▶ [To do] Reproduce the listing in full. Keep every character unchanged.

═══ Input material

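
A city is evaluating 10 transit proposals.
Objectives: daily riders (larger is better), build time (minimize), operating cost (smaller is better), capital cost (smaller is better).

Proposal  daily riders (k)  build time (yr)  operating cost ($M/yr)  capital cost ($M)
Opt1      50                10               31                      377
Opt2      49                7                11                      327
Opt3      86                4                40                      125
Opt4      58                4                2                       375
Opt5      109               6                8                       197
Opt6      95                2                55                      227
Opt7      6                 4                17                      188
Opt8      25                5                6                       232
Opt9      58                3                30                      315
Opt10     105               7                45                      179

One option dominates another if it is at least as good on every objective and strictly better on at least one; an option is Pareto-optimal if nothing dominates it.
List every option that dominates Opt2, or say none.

Opt5: daily riders 109≥49, build time 6≤7, operating cost 8≤11, capital cost 197≤327 — dominates Opt2.
Others (Opt1, Opt3, Opt4, Opt6, Opt7, Opt8, Opt9, Opt10) are each worse than Opt2 on at least one objective.

Opt5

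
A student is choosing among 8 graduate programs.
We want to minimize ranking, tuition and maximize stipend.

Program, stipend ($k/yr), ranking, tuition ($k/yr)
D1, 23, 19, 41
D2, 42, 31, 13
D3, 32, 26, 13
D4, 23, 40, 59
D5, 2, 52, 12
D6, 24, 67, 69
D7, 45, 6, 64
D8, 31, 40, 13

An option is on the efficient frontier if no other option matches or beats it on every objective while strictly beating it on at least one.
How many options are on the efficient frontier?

5

D1: not dominated.
D2: not dominated.
D3: not dominated.
D4: dominated by D1 (stipend 23≥23, ranking 19≤40, tuition 41≤59).
D5: not dominated (best tuition).
D6: dominated by D2 (stipend 42≥24, ranking 31≤67, tuition 13≤69).
D7: not dominated (best stipend).
D8: dominated by D2 (stipend 42≥31, ranking 31≤40, tuition 13≤13).
Pareto-optimal: D1, D2, D3, D5, D7 → 5.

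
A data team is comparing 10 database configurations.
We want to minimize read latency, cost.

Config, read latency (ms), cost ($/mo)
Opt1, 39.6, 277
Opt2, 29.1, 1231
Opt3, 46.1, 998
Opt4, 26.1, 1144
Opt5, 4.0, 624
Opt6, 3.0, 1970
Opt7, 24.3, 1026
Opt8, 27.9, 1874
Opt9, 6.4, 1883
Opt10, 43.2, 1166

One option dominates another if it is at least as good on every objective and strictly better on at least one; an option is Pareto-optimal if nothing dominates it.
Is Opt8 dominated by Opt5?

Opt5 vs Opt8: read latency 4.0≤27.9, cost 624≤1874 — Opt5 is at least as good on every objective with at least one strict improvement.

Yes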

══════

▶ [The answer]
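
A city is evaluating 10 transit proposals.
Objectives: daily riders (larger is better), build time (minimize), operating cost (smaller is better), capital cost (smaller is better).

Proposal  daily riders (k)  build time (yr)  operating cost ($M/yr)  capital cost ($M)
Opt1      50                10               31                      377
Opt2      49                7                11                      327
Opt3      86                4                40                      125
Opt4      58                4                2                       375
Opt5      109               6                8                       197
Opt6      95                2                55                      227
Opt7      6                 4                17                      188
Opt8      25                5                6                       232
Opt9      58                3                30                      315
Opt10     105               7                45                      179

One option dominates another if it is at least as good on every objective and strictly better on at least one; an option is Pareto-optimal if nothing dominates it.
List every option that dominates Opt2, or say none.

Opt5: daily riders 109≥49, build time 6≤7, operating cost 8≤11, capital cost 197≤327 — dominates Opt2.
Others (Opt1, Opt3, Opt4, Opt6, Opt7, Opt8, Opt9, Opt10) are each worse than Opt2 on at least one objective.

Opt5

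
A student is choosing among 8 graduate programs.
We want to minimize ranking, tuition and maximize stipend.

Program, stipend ($k/yr), ranking, tuition ($k/yr)
D1, 23, 19, 41
D2, 42, 31, 13
D3, 32, 26, 13
D4, 23, 40, 59
D5, 2, 52, 12
D6, 24, 67, 69
D7, 45, 6, 64
D8, 31, 40, 13

An option is on the efficient frontier if no other option matches or beats it on every objective while strictly beating it on at least one.
How many options are on the efficient frontier?

5

D1: not dominated.
D2: not dominated.
D3: not dominated.
D4: dominated by D1 (stipend 23≥23, ranking 19≤40, tuition 41≤59).
D5: not dominated (best tuition).
D6: dominated by D2 (stipend 42≥24, ranking 31≤67, tuition 13≤69).
D7: not dominated (best stipend).
D8: dominated by D2 (stipend 42≥31, ranking 31≤40, tuition 13≤13).
Pareto-optimal: D1, D2, D3, D5, D7 → 5.

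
A data team is comparing 10 database configurations.
We want to minimize read latency, cost.

Config, read latency (ms), cost ($/mo)
Opt1, 39.6, 277
Opt2, 29.1, 1231
Opt3, 46.1, 998
Opt4, 26.1, 1144
Opt5, 4.0, 624
Opt6, 3.0, 1970
Opt7, 24.3, 1026
Opt8, 27.9, 1874
Opt9, 6.4, 1883
Opt10, 43.2, 1166

One option dominates another if it is at least as good on every objective and strictly better on at least one; an option is Pareto-optimal if nothing dominates it.
Is Opt8 dominated by Opt5?

Opt5 vs Opt8: read latency 4.0≤27.9, cost 624≤1874 — Opt5 is at least as good on every objective with at least one strict improvement.

Yes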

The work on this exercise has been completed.